The line containing "A time series has" marks the start; repeat it and every following line exactly through the end of the entries.

(Items listed in a dataset)
== == ==

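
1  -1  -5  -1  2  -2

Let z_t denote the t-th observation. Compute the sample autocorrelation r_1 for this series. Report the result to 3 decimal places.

-0.100

Mean z̄ = (1 − 1 − 5 − 1 + 2 − 2)/6 = -1.0000
Deviations from mean: 2.0000, 0.0000, -4.0000, 0.0000, 3.0000, -1.0000
Numerator Σ_{t=1}^{5}(z_t−z̄)(z_{t+1}−z̄) = -3.0000
Denominator Σ(z_t−z̄)² = 30.0000
r_1 = -3.0000 / 30.0000 = -0.100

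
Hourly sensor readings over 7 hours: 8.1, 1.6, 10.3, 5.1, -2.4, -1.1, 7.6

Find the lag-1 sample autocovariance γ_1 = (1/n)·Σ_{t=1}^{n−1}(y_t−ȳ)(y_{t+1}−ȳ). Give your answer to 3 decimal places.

-1.386

Mean ȳ = (8.1 + 1.6 + 10.3 + 5.1 − 2.4 − 1.1 + 7.6)/7 = 4.1714
Deviations: 3.9286, -2.5714, 6.1286, 0.9286, -6.5714, -5.2714, 3.4286
Σ_{t=1}^{6}(y_t−ȳ)(y_{t+1}−ȳ) = -9.7051
γ_1 = -9.7051 / 7 = -1.386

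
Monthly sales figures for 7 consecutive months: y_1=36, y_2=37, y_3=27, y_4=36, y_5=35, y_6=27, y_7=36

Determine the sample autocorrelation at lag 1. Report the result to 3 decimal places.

-0.449

Mean ȳ = (36 + 37 + 27 + 36 + 35 + 27 + 36)/7 = 33.4286
Numerator Σ_{t=1}^{6}(y_t−ȳ)(y_{t+1}−ȳ) = -52.8980
Denominator Σ(y_t−ȳ)² = 117.7143
r_1 = -52.8980 / 117.7143 = -0.449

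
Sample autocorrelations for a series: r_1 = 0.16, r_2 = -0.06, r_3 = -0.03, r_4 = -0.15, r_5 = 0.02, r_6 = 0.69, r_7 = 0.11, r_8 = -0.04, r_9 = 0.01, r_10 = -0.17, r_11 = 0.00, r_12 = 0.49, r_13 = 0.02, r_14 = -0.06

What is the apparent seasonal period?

The largest autocorrelation is r_6 = 0.69, with a weaker echo at lag 12 (0.49); the remaining lags stay at or below 0.16.
The dominant spike at lag 6 indicates a seasonal period of 6.

6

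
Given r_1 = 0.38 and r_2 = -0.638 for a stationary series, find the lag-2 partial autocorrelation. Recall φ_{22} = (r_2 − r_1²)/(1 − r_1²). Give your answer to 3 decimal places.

-0.914

φ_{22} = (r_2 − r_1²) / (1 − r_1²)
r_1² = (0.38)² = 0.1444
Numerator = -0.638 − 0.1444 = -0.7824; denominator = 1 − 0.1444 = 0.8556
φ_{22} = -0.7824 / 0.8556 = -0.914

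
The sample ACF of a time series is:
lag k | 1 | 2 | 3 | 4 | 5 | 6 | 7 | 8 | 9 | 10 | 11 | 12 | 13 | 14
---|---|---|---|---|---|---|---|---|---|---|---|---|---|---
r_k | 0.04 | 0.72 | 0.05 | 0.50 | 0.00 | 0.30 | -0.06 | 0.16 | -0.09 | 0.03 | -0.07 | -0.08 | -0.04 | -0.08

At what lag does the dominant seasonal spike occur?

The largest autocorrelation is r_2 = 0.72, with weaker echoes at lags 4 (0.50), 6 (0.30) and 8 (0.16); the remaining lags stay at or below 0.05.
The dominant spike at lag 2 indicates a seasonal period of 2.

2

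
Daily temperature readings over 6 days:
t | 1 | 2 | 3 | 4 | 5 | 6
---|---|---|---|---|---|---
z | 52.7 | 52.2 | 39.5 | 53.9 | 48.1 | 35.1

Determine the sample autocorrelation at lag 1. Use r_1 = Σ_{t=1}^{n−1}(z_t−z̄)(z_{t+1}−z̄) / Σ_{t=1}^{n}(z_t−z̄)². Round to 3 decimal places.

-0.216

Mean z̄ = (52.7 + 52.2 + 39.5 + 53.9 + 48.1 + 35.1)/6 = 46.9167
Deviations from mean: 5.7833, 5.2833, -7.4167, 6.9833, 1.1833, -11.8167
Σ(z_t−z̄)(z_{t+1}−z̄) = (30.5553) + (-39.1847) + (-51.7931) + (8.2636) + (-13.9831) = -66.1419
Denominator Σ(z_t−z̄)² = 306.1683
r_1 = -66.1419 / 306.1683 = -0.216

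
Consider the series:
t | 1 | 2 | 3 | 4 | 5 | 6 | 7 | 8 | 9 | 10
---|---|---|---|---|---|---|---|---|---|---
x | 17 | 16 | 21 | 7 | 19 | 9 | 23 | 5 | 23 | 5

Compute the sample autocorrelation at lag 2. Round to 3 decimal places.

0.681

Mean x̄ = (17 + 16 + 21 + 7 + 19 + 9 + 23 + 5 + 23 + 5)/10 = 14.5000
Numerator Σ_{t=1}^{8}(x_t−x̄)(x_{t+2}−x̄) = 328.5000
Denominator Σ(x_t−x̄)² = 482.5000
r_2 = 328.5000 / 482.5000 = 0.681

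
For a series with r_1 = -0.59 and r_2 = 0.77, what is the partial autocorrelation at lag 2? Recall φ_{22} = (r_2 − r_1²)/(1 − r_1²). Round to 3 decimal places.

0.647

φ_{22} = (r_2 − r_1²) / (1 − r_1²)
r_1² = (-0.59)² = 0.3481
Numerator = 0.77 − 0.3481 = 0.4219; denominator = 1 − 0.3481 = 0.6519
φ_{22} = 0.4219 / 0.6519 = 0.647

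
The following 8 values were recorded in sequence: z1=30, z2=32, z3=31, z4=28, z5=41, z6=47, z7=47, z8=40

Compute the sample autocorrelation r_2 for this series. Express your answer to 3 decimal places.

0.103

Mean z̄ = (30 + 32 + 31 + 28 + 41 + 47 + 47 + 40)/8 = 37.0000
Deviations from mean: -7.0000, -5.0000, -6.0000, -9.0000, 4.0000, 10.0000, 10.0000, 3.0000
Σ(z_t−z̄)(z_{t+2}−z̄) = (42.0000) + (45.0000) + (-24.0000) + (-90.0000) + (40.0000) + (30.0000) = 43.0000
Denominator Σ(z_t−z̄)² = 416.0000
r_2 = 43.0000 / 416.0000 = 0.103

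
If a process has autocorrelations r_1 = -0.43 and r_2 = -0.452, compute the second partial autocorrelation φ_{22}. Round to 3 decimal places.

-0.781

φ_{22} = (r_2 − r_1²) / (1 − r_1²)
r_1² = (-0.43)² = 0.1849
Numerator = -0.452 − 0.1849 = -0.6369; denominator = 1 − 0.1849 = 0.8151
φ_{22} = -0.6369 / 0.8151 = -0.781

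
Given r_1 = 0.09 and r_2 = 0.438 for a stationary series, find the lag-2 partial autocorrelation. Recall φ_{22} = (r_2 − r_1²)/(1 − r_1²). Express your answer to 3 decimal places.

0.433

φ_{22} = (r_2 − r_1²) / (1 − r_1²)
r_1² = (0.09)² = 0.0081
Numerator = 0.438 − 0.0081 = 0.4299; denominator = 1 − 0.0081 = 0.9919
φ_{22} = 0.4299 / 0.9919 = 0.433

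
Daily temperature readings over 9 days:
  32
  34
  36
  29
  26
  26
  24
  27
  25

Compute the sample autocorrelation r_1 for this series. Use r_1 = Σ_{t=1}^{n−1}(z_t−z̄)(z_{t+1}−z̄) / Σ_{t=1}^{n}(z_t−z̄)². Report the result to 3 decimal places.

Mean z̄ = (32 + 34 + 36 + 29 + 26 + 26 + 24 + 27 + 25)/9 = 28.7778
Numerator Σ_{t=1}^{8}(z_t−z̄)(z_{t+1}−z̄) = 91.7284
Denominator Σ(z_t−z̄)² = 145.5556
r_1 = 91.7284 / 145.5556 = 0.630

0.630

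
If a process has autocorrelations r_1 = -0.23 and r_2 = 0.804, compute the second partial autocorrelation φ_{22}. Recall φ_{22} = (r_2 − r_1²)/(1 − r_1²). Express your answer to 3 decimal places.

φ_{22} = (r_2 − r_1²) / (1 − r_1²)
r_1² = (-0.23)² = 0.0529
Numerator = 0.804 − 0.0529 = 0.7511; denominator = 1 − 0.0529 = 0.9471
φ_{22} = 0.7511 / 0.9471 = 0.793

0.793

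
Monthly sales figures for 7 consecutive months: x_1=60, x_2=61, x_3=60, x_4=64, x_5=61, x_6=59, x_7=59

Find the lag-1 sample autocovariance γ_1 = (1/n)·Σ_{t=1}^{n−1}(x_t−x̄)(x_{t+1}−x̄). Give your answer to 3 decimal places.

Mean x̄ = (60 + 61 + 60 + 64 + 61 + 59 + 59)/7 = 60.5714
Deviations: -0.5714, 0.4286, -0.5714, 3.4286, 0.4286, -1.5714, -1.5714
Σ_{t=1}^{6}(x_t−x̄)(x_{t+1}−x̄) = 0.8163
γ_1 = 0.8163 / 7 = 0.117

0.117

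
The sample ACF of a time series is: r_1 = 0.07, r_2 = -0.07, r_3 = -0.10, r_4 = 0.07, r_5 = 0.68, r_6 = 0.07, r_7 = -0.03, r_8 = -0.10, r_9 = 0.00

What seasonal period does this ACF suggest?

5

The largest autocorrelation is r_5 = 0.68; the remaining lags stay at or below 0.07.
The dominant spike at lag 5 indicates a seasonal period of 5.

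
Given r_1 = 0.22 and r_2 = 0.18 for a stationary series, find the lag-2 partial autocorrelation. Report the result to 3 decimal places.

φ_{22} = (r_2 − r_1²) / (1 − r_1²)
r_1² = (0.22)² = 0.0484
Numerator = 0.18 − 0.0484 = 0.1316; denominator = 1 − 0.0484 = 0.9516
φ_{22} = 0.1316 / 0.9516 = 0.138

0.138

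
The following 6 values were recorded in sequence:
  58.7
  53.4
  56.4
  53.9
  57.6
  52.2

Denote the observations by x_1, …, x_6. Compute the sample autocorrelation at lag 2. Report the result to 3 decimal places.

0.400

Mean x̄ = (58.7 + 53.4 + 56.4 + 53.9 + 57.6 + 52.2)/6 = 55.3667
Σ(x_t−x̄)(x_{t+2}−x̄) = (3.4444) + (2.8844) + (2.3078) + (4.6444) = 13.2811
Denominator Σ(x_t−x̄)² = 33.2133
r_2 = 13.2811 / 33.2133 = 0.400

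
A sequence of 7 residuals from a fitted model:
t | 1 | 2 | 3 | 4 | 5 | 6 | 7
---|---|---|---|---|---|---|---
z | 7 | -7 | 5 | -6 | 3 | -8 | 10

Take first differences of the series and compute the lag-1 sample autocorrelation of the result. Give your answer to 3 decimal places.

First differences Δz: -14, 12, -11, 9, -11, 18
Mean of differences = 0.5000
Numerator Σ(Δz_t−Δz̄)(Δz_{t+1}−Δz̄) = -695.7500
Denominator Σ(Δz_t−Δz̄)² = 985.5000
r_1(Δz) = -695.7500 / 985.5000 = -0.706

-0.706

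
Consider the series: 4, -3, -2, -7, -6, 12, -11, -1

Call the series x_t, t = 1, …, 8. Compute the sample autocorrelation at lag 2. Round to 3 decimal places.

-0.046

Mean x̄ = (4 − 3 − 2 − 7 − 6 + 12 − 11 − 1)/8 = -1.7500
Numerator Σ_{t=1}^{6}(x_t−x̄)(x_{t+2}−x̄) = -16.3750
Denominator Σ(x_t−x̄)² = 355.5000
r_2 = -16.3750 / 355.5000 = -0.046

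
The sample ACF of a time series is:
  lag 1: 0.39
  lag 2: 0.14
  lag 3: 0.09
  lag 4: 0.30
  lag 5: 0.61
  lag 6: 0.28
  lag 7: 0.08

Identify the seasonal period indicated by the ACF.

5

The largest autocorrelation is r_5 = 0.61; the remaining lags stay at or below 0.39. The elevated value at lag 1 (0.39), dropping to 0.14 at lag 2, reflects decaying short-term dependence rather than seasonality.
The dominant spike at lag 5 indicates a seasonal period of 5.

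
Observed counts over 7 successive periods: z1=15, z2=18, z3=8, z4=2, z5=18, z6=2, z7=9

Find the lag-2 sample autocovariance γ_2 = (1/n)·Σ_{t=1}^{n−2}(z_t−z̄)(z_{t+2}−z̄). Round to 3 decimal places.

-4.799

Mean z̄ = (15 + 18 + 8 + 2 + 18 + 2 + 9)/7 = 10.2857
Σ_{t=1}^{5}(z_t−z̄)(z_{t+2}−z̄) = -33.5918
γ_2 = -33.5918 / 7 = -4.799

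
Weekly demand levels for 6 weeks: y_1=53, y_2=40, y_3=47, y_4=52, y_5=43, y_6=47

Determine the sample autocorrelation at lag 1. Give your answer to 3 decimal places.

Mean ȳ = (53 + 40 + 47 + 52 + 43 + 47)/6 = 47.0000
Deviations from mean: 6.0000, -7.0000, 0.0000, 5.0000, -4.0000, 0.0000
Σ(y_t−ȳ)(y_{t+1}−ȳ) = (-42.0000) + (0.0000) + (0.0000) + (-20.0000) + (0.0000) = -62.0000
Denominator Σ(y_t−ȳ)² = 126.0000
r_1 = -62.0000 / 126.0000 = -0.492

-0.492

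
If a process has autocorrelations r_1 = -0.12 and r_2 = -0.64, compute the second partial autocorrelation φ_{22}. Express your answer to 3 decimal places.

-0.664

φ_{22} = (r_2 − r_1²) / (1 − r_1²)
r_1² = (-0.12)² = 0.0144
Numerator = -0.64 − 0.0144 = -0.6544; denominator = 1 − 0.0144 = 0.9856
φ_{22} = -0.6544 / 0.9856 = -0.664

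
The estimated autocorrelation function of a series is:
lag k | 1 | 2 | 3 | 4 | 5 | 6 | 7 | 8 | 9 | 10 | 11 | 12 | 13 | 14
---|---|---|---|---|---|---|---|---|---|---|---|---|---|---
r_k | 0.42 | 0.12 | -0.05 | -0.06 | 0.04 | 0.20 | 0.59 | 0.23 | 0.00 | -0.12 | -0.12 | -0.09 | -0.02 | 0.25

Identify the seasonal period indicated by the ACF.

7

The largest autocorrelation is r_7 = 0.59; the remaining lags stay at or below 0.42. The elevated value at lag 1 (0.42), dropping to 0.12 at lag 2, reflects decaying short-term dependence rather than seasonality.
The dominant spike at lag 7 indicates a seasonal period of 7.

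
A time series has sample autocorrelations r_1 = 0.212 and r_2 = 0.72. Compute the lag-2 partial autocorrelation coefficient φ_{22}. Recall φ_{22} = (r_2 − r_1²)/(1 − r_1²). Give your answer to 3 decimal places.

φ_{22} = (r_2 − r_1²) / (1 − r_1²)
r_1² = (0.212)² = 0.044944
Numerator = 0.72 − 0.0449 = 0.6751; denominator = 1 − 0.0449 = 0.9551
φ_{22} = 0.6751 / 0.9551 = 0.707

0.707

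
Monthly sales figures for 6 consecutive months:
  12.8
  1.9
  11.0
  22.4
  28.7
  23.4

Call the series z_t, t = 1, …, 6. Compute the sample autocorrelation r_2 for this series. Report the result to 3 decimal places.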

== == ==

## Result below
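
A time series has sample autocorrelations r_1 = 0.212 and r_2 = 0.72. Compute the lag-2 partial autocorrelation coefficient φ_{22}. Recall φ_{22} = (r_2 − r_1²)/(1 − r_1²). Give your answer to 3 decimal places.

φ_{22} = (r_2 − r_1²) / (1 − r_1²)
r_1² = (0.212)² = 0.044944
Numerator = 0.72 − 0.0449 = 0.6751; denominator = 1 − 0.0449 = 0.9551
φ_{22} = 0.6751 / 0.9551 = 0.707

0.707

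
Monthly sales figures for 6 consecutive months:
  12.8
  1.9
  11.0
  22.4
  28.7
  23.4

Call the series z_t, t = 1, …, 6. Compute the sample autocorrelation r_2 for this series. Report the result to 3 decimal places.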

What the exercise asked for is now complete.